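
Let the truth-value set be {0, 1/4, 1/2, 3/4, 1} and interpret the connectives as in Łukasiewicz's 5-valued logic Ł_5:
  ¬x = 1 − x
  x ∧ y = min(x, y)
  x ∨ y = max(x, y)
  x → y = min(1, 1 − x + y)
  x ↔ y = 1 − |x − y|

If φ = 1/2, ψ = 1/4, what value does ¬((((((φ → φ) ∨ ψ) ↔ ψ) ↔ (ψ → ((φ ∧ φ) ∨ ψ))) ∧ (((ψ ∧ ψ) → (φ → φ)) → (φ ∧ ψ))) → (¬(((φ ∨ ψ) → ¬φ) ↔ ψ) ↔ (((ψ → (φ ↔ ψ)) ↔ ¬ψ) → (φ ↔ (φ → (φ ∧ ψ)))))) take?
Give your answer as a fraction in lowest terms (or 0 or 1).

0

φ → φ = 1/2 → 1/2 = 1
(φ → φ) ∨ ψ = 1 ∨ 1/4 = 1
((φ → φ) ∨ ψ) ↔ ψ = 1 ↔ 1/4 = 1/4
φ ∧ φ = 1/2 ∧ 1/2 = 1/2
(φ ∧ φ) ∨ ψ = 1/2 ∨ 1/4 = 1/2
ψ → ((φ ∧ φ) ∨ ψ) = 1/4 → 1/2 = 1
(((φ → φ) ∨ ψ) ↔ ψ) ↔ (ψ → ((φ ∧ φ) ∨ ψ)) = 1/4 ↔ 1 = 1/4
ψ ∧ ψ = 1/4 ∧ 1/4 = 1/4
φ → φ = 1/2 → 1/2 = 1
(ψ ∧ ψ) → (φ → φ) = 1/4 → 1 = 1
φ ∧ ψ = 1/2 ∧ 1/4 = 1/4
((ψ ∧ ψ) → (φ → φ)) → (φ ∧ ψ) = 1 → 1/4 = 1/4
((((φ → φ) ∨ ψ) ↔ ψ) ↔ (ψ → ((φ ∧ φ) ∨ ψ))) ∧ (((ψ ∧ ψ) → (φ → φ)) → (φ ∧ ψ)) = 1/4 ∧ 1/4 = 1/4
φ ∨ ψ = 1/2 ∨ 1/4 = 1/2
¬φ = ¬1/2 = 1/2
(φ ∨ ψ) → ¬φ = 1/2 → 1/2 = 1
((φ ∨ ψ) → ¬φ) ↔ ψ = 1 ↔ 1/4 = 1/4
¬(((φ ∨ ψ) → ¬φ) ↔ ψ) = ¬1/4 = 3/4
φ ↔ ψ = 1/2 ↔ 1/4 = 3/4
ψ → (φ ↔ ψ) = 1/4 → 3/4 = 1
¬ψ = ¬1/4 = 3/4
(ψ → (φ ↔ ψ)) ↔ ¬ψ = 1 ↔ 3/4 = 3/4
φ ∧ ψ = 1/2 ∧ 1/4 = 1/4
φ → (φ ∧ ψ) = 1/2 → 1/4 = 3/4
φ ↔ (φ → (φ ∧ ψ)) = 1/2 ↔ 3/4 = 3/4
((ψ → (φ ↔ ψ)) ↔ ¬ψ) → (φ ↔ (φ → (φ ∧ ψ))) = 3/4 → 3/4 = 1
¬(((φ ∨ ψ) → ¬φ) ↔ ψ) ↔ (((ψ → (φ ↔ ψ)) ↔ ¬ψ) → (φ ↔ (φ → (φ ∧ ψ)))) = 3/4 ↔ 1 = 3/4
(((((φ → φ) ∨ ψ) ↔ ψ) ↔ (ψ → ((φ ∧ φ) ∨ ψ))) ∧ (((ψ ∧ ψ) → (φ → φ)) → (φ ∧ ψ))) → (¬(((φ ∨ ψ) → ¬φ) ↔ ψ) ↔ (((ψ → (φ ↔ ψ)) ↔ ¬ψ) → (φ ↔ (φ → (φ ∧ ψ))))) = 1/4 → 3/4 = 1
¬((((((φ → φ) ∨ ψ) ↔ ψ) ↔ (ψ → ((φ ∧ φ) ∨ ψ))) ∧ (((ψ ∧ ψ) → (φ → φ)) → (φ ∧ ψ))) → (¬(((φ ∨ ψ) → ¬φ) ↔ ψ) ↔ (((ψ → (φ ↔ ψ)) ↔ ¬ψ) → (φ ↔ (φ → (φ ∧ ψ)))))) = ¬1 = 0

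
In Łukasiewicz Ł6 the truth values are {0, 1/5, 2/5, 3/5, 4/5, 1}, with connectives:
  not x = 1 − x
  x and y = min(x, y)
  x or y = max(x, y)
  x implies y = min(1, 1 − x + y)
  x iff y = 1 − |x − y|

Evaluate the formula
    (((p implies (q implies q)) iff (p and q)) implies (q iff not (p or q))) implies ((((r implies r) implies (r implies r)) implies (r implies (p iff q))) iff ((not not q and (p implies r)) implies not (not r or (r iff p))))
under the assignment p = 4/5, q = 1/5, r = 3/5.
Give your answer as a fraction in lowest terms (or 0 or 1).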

_ _ _

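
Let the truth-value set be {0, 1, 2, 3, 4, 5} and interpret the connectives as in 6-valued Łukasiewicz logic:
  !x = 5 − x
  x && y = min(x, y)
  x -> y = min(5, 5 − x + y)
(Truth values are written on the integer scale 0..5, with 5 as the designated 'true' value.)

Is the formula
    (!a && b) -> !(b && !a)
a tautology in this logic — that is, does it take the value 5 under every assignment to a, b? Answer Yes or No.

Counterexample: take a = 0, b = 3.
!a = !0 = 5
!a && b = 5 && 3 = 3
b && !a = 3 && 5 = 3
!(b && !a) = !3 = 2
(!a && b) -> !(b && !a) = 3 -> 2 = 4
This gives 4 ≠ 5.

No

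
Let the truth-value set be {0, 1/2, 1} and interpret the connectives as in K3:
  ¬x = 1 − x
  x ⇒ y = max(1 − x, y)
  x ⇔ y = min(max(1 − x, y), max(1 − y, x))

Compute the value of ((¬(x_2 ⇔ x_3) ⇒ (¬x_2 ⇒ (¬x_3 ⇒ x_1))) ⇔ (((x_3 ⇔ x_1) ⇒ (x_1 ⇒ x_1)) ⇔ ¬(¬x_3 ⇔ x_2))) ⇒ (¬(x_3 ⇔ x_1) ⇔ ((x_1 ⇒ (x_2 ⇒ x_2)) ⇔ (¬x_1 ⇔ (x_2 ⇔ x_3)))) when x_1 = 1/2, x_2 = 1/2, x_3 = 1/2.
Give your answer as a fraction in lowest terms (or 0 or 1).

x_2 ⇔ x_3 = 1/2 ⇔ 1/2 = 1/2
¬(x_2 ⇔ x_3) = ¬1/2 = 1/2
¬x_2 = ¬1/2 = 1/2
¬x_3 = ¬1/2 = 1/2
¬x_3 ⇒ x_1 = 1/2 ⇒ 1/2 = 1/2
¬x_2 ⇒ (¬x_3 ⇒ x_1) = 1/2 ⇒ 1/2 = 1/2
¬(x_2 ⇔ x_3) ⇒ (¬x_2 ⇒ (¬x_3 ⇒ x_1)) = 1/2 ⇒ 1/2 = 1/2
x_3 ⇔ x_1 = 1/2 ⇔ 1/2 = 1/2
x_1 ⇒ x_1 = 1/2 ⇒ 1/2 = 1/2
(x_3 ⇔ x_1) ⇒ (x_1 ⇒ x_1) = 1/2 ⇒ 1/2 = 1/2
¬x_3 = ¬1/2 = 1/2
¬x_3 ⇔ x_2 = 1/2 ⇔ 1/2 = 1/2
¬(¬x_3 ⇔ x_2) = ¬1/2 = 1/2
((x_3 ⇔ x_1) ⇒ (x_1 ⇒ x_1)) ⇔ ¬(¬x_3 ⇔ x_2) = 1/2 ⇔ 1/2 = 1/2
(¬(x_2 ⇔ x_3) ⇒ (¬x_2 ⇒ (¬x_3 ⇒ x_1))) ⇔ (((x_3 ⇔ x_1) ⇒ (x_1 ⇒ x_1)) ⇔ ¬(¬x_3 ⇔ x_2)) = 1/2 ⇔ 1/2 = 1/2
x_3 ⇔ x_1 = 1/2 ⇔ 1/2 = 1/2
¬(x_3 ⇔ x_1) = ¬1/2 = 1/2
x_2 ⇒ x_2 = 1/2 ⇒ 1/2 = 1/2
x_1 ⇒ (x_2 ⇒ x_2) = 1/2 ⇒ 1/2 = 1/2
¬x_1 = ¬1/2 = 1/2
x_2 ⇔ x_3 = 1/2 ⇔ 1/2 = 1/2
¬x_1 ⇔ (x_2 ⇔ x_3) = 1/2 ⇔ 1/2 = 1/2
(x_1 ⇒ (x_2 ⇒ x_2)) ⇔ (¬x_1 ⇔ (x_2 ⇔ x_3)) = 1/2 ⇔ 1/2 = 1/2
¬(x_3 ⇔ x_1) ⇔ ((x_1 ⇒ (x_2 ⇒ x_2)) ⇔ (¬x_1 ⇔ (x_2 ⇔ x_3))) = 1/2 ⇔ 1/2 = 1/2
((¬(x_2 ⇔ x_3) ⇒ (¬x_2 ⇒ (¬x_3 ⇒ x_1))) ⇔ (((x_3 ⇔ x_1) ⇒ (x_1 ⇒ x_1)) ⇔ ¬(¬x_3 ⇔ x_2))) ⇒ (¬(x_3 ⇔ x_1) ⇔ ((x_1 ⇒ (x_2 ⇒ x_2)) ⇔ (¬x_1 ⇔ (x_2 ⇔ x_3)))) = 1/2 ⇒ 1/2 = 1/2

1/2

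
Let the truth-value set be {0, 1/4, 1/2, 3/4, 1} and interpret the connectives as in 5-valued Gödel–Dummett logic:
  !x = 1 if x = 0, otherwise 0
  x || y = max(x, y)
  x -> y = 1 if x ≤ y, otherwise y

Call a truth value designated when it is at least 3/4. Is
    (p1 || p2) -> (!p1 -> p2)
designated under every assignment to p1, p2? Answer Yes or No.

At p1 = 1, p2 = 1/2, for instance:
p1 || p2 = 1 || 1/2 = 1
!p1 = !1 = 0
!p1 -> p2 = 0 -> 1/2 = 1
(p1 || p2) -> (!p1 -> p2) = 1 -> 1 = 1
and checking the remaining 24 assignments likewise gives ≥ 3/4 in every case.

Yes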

_ _ _

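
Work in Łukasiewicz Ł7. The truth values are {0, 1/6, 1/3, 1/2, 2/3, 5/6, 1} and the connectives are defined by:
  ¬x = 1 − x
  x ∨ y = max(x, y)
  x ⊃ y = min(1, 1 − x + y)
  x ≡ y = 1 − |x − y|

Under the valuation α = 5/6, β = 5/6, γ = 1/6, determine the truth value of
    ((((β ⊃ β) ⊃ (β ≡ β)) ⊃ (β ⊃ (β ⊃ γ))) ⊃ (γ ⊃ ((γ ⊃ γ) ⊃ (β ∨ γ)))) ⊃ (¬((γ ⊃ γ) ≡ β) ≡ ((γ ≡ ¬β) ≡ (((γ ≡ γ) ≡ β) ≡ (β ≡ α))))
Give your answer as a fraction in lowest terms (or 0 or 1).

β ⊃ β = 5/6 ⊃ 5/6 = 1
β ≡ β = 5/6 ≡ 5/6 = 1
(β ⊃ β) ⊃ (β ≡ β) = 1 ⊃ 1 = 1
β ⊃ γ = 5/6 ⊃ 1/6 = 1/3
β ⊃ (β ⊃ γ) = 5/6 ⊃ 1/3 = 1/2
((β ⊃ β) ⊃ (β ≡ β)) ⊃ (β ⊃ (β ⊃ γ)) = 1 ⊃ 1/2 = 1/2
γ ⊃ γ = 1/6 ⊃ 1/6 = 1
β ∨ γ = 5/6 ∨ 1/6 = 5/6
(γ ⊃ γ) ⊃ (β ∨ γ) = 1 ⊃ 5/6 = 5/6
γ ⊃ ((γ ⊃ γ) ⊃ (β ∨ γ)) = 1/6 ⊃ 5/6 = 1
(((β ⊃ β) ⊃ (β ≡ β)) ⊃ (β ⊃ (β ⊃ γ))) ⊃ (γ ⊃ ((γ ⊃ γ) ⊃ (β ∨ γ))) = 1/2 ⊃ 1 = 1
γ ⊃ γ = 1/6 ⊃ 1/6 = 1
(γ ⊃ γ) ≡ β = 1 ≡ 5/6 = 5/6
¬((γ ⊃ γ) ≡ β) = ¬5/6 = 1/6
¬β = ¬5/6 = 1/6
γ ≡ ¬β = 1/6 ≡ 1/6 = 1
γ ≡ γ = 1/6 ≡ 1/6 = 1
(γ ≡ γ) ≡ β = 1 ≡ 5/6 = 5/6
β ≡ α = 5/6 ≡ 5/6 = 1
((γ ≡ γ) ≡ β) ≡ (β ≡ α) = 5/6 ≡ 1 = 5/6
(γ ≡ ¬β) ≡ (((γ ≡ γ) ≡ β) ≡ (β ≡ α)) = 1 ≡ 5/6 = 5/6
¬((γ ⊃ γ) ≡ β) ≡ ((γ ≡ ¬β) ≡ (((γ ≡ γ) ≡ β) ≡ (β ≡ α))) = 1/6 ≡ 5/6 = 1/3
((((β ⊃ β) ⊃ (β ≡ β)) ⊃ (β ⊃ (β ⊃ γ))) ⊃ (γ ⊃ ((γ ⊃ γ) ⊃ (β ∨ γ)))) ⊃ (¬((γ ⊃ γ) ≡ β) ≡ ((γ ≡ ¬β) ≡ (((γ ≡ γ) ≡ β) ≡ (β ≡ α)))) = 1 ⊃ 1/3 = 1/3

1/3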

_ _ _

> PROMPT:
Return each line in the records that holds the string "when".

> YOUR RESPONSE:
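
Compute the value of ((¬(x_2 ⇔ x_3) ⇒ (¬x_2 ⇒ (¬x_3 ⇒ x_1))) ⇔ (((x_3 ⇔ x_1) ⇒ (x_1 ⇒ x_1)) ⇔ ¬(¬x_3 ⇔ x_2))) ⇒ (¬(x_3 ⇔ x_1) ⇔ ((x_1 ⇒ (x_2 ⇒ x_2)) ⇔ (¬x_1 ⇔ (x_2 ⇔ x_3)))) when x_1 = 1/2, x_2 = 1/2, x_3 = 1/2.
Call a truth value designated when it is at least 3/4. Is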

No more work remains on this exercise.